**EXERCISE AIM**
Please copy exactly every line from the one that contains "Answer: 424323417510" to the end of the data below, with both ends included and no other lines.

[DATA TO PROCESS — start]

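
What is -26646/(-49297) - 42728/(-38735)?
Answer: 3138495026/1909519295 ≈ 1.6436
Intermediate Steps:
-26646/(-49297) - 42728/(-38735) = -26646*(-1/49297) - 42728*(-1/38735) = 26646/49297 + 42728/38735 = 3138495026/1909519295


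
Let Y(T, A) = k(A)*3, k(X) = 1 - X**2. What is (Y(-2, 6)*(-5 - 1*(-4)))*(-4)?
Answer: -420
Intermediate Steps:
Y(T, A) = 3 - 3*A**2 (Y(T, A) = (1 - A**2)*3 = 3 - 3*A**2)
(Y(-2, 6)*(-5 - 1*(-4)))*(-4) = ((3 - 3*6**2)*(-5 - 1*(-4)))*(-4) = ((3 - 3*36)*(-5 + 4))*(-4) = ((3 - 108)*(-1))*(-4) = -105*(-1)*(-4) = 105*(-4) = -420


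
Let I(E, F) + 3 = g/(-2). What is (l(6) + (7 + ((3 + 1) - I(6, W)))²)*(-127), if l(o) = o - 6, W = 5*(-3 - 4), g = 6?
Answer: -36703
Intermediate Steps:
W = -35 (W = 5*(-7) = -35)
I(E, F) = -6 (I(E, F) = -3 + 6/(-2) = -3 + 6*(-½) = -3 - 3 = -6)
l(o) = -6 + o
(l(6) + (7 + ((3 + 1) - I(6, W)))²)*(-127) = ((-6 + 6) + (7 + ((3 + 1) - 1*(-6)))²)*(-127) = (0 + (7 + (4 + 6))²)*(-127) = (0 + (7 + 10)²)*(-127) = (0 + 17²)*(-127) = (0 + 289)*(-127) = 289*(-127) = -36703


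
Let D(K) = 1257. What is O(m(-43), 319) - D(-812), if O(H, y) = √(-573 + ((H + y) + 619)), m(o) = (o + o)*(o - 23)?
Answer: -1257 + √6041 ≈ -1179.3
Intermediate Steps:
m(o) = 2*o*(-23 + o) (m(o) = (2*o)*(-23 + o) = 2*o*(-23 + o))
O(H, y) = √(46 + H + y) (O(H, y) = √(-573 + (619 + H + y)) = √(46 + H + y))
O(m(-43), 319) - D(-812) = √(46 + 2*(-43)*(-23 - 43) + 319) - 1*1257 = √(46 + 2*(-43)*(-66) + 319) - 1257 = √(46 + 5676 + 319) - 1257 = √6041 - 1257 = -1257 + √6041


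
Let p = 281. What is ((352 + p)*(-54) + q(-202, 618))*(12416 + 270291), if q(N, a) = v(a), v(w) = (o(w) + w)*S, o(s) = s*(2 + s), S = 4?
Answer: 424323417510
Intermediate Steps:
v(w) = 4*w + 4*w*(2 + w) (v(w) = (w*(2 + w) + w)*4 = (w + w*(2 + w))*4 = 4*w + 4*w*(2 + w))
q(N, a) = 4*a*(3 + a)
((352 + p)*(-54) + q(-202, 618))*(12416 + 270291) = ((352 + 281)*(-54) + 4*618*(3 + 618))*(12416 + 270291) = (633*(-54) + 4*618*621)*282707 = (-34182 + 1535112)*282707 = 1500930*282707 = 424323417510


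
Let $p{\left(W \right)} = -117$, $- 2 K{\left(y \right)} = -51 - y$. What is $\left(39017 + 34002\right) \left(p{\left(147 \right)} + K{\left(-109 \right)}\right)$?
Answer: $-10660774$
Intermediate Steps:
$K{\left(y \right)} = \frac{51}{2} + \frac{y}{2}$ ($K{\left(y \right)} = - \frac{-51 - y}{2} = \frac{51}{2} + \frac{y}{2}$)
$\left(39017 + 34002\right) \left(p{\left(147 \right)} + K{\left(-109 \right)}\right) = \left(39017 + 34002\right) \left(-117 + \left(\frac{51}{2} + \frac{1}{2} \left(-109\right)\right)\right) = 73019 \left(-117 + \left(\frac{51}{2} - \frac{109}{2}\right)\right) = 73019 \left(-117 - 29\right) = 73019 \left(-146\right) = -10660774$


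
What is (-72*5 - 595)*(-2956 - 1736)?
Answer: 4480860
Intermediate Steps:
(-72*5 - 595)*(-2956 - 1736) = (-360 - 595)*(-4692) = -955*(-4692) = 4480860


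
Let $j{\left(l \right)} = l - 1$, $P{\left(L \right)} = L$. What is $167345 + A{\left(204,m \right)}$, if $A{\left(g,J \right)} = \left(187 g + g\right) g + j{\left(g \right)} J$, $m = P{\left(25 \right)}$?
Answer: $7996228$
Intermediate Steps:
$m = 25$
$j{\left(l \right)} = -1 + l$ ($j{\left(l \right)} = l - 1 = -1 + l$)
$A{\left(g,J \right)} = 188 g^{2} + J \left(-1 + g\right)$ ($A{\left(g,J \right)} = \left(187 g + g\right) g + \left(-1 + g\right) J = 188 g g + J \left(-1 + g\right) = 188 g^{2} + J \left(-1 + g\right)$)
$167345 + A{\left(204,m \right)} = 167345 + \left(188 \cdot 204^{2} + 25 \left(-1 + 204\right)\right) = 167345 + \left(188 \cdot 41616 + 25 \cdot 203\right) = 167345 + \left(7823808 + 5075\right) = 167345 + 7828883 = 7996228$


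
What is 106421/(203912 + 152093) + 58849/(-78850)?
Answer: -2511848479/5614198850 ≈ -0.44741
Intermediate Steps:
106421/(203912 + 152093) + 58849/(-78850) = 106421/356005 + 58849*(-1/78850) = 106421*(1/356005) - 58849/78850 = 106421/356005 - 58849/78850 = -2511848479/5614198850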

[DATA TO PROCESS — finish]

**TASK RESULT**
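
Answer: 424323417510
Intermediate Steps:
v(w) = 4*w + 4*w*(2 + w) (v(w) = (w*(2 + w) + w)*4 = (w + w*(2 + w))*4 = 4*w + 4*w*(2 + w))
q(N, a) = 4*a*(3 + a)
((352 + p)*(-54) + q(-202, 618))*(12416 + 270291) = ((352 + 281)*(-54) + 4*618*(3 + 618))*(12416 + 270291) = (633*(-54) + 4*618*621)*282707 = (-34182 + 1535112)*282707 = 1500930*282707 = 424323417510


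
Let $p{\left(W \right)} = -117$, $- 2 K{\left(y \right)} = -51 - y$. What is $\left(39017 + 34002\right) \left(p{\left(147 \right)} + K{\left(-109 \right)}\right)$?
Answer: $-10660774$
Intermediate Steps:
$K{\left(y \right)} = \frac{51}{2} + \frac{y}{2}$ ($K{\left(y \right)} = - \frac{-51 - y}{2} = \frac{51}{2} + \frac{y}{2}$)
$\left(39017 + 34002\right) \left(p{\left(147 \right)} + K{\left(-109 \right)}\right) = \left(39017 + 34002\right) \left(-117 + \left(\frac{51}{2} + \frac{1}{2} \left(-109\right)\right)\right) = 73019 \left(-117 + \left(\frac{51}{2} - \frac{109}{2}\right)\right) = 73019 \left(-117 - 29\right) = 73019 \left(-146\right) = -10660774$


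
What is (-72*5 - 595)*(-2956 - 1736)?
Answer: 4480860
Intermediate Steps:
(-72*5 - 595)*(-2956 - 1736) = (-360 - 595)*(-4692) = -955*(-4692) = 4480860


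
Let $j{\left(l \right)} = l - 1$, $P{\left(L \right)} = L$. What is $167345 + A{\left(204,m \right)}$, if $A{\left(g,J \right)} = \left(187 g + g\right) g + j{\left(g \right)} J$, $m = P{\left(25 \right)}$?
Answer: $7996228$
Intermediate Steps:
$m = 25$
$j{\left(l \right)} = -1 + l$ ($j{\left(l \right)} = l - 1 = -1 + l$)
$A{\left(g,J \right)} = 188 g^{2} + J \left(-1 + g\right)$ ($A{\left(g,J \right)} = \left(187 g + g\right) g + \left(-1 + g\right) J = 188 g g + J \left(-1 + g\right) = 188 g^{2} + J \left(-1 + g\right)$)
$167345 + A{\left(204,m \right)} = 167345 + \left(188 \cdot 204^{2} + 25 \left(-1 + 204\right)\right) = 167345 + \left(188 \cdot 41616 + 25 \cdot 203\right) = 167345 + \left(7823808 + 5075\right) = 167345 + 7828883 = 7996228$


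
What is 106421/(203912 + 152093) + 58849/(-78850)?
Answer: -2511848479/5614198850 ≈ -0.44741
Intermediate Steps:
106421/(203912 + 152093) + 58849/(-78850) = 106421/356005 + 58849*(-1/78850) = 106421*(1/356005) - 58849/78850 = 106421/356005 - 58849/78850 = -2511848479/5614198850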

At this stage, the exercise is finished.